Everything in the listing beneath must be transcribed exactly.

__Records for the exercise__.
=== Section Start ===
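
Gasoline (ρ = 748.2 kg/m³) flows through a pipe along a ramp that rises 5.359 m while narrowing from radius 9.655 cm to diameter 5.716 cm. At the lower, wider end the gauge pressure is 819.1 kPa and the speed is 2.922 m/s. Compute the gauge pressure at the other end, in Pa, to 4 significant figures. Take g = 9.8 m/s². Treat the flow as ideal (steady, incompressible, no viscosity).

P₂ ≈ 367000 Pa

The volume flow rate is constant, so v₂ = (A₁/A₂)v₁ = (292.9/25.66)·2.922 = 33.35 m/s.
Bernoulli: P₁ + ½ρv₁² + ρg h₁ = P₂ + ½ρv₂² + ρg h₂, so P₂ = P₁ + ½ρ(v₁² − v₂²) − ρg(h₂ − h₁).
P₂ = 819100 + ½·748.2·(2.922² − 33.35²) − 748.2·9.8·(+5.359) = 819100 + (-412800) − (39290) = 367000 Pa.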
=== Section End ===
__Exercise response__.
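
Gasoline (ρ = 748.2 kg/m³) flows through a pipe along a ramp that rises 5.359 m while narrowing from radius 9.655 cm to diameter 5.716 cm. At the lower, wider end the gauge pressure is 819.1 kPa and the speed is 2.922 m/s. Compute the gauge pressure at the other end, in Pa, to 4 significant figures. Take g = 9.8 m/s². Treat the flow as ideal (steady, incompressible, no viscosity).

P₂ ≈ 367000 Pa

The volume flow rate is constant, so v₂ = (A₁/A₂)v₁ = (292.9/25.66)·2.922 = 33.35 m/s.
Bernoulli: P₁ + ½ρv₁² + ρg h₁ = P₂ + ½ρv₂² + ρg h₂, so P₂ = P₁ + ½ρ(v₁² − v₂²) − ρg(h₂ − h₁).
P₂ = 819100 + ½·748.2·(2.922² − 33.35²) − 748.2·9.8·(+5.359) = 819100 + (-412800) − (39290) = 367000 Pa.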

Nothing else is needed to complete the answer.